PROBLEM DESCRIPTION >> Give the data again in full. Keep every line the same.

== INFORMATION SUPPLIED

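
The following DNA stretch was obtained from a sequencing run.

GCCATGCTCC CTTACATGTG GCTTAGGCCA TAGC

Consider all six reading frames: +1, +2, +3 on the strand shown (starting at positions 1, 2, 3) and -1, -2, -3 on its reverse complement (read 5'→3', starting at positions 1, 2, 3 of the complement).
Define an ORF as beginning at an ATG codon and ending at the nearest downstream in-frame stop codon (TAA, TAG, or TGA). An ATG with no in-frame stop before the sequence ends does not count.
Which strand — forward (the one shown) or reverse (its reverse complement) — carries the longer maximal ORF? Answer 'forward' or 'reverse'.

forward

Reverse complement (5'→3'): GCTATGGCCTAAGCCACATGTAAGGGAGCATGGC
Frame +1: GCC ATG CTC CCT TAC ATG TGG CTT AGG CCA TAG — ATG at 4, stop TAG at 31 → 30 nt; ATG at 16, stop TAG at 31 → 18 nt.
Frame +2: CCA TGC TCC CTT ACA TGT GGC TTA GGC CAT AGC — no ATG→stop ORF.
Frame +3: CAT GCT CCC TTA CAT GTG GCT TAG GCC ATA — no ATG→stop ORF.
Frame -1: GCT ATG GCC TAA GCC ACA TGT AAG GGA GCA TGG — ATG at 4, stop TAA at 10 → 9 nt.
Frame -2: CTA TGG CCT AAG CCA CAT GTA AGG GAG CAT GGC — no ATG→stop ORF.
Frame -3: TAT GGC CTA AGC CAC ATG TAA GGG AGC ATG — ATG at 18, stop TAA at 21 → 6 nt.
Forward-strand max 30 nt; reverse-strand max 9 nt. The forward strand has the longer ORF.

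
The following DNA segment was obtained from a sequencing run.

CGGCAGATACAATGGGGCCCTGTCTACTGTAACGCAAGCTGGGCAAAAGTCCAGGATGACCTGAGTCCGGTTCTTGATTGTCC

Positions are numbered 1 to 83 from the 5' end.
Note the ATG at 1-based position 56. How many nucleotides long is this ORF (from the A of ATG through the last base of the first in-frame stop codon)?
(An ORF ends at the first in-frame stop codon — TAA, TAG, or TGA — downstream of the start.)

9

Codons from position 56: ATG (56–58), ACC (59–61), TGA (62–64).
TGA is the first in-frame stop; ORF spans 56–64, 9 nucleotides.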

====

YOUR SOLUTION >>
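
The following DNA stretch was obtained from a sequencing run.

GCCATGCTCC CTTACATGTG GCTTAGGCCA TAGC

Consider all six reading frames: +1, +2, +3 on the strand shown (starting at positions 1, 2, 3) and -1, -2, -3 on its reverse complement (read 5'→3', starting at positions 1, 2, 3 of the complement).
Define an ORF as beginning at an ATG codon and ending at the nearest downstream in-frame stop codon (TAA, TAG, or TGA). An ATG with no in-frame stop before the sequence ends does not count.
Which strand — forward (the one shown) or reverse (its reverse complement) — carries the longer maximal ORF? Answer 'forward' or 'reverse'.

forward

Reverse complement (5'→3'): GCTATGGCCTAAGCCACATGTAAGGGAGCATGGC
Frame +1: GCC ATG CTC CCT TAC ATG TGG CTT AGG CCA TAG — ATG at 4, stop TAG at 31 → 30 nt; ATG at 16, stop TAG at 31 → 18 nt.
Frame +2: CCA TGC TCC CTT ACA TGT GGC TTA GGC CAT AGC — no ATG→stop ORF.
Frame +3: CAT GCT CCC TTA CAT GTG GCT TAG GCC ATA — no ATG→stop ORF.
Frame -1: GCT ATG GCC TAA GCC ACA TGT AAG GGA GCA TGG — ATG at 4, stop TAA at 10 → 9 nt.
Frame -2: CTA TGG CCT AAG CCA CAT GTA AGG GAG CAT GGC — no ATG→stop ORF.
Frame -3: TAT GGC CTA AGC CAC ATG TAA GGG AGC ATG — ATG at 18, stop TAA at 21 → 6 nt.
Forward-strand max 30 nt; reverse-strand max 9 nt. The forward strand has the longer ORF.

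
The following DNA segment was obtained from a sequencing run.

CGGCAGATACAATGGGGCCCTGTCTACTGTAACGCAAGCTGGGCAAAAGTCCAGGATGACCTGAGTCCGGTTCTTGATTGTCC

Positions are numbered 1 to 83 from the 5' end.
Note the ATG at 1-based position 56. How many nucleotides long is this ORF (from the A of ATG through the last base of the first in-frame stop codon)?
(An ORF ends at the first in-frame stop codon — TAA, TAG, or TGA — downstream of the start.)

9

Codons from position 56: ATG (56–58), ACC (59–61), TGA (62–64).
TGA is the first in-frame stop; ORF spans 56–64, 9 nucleotides.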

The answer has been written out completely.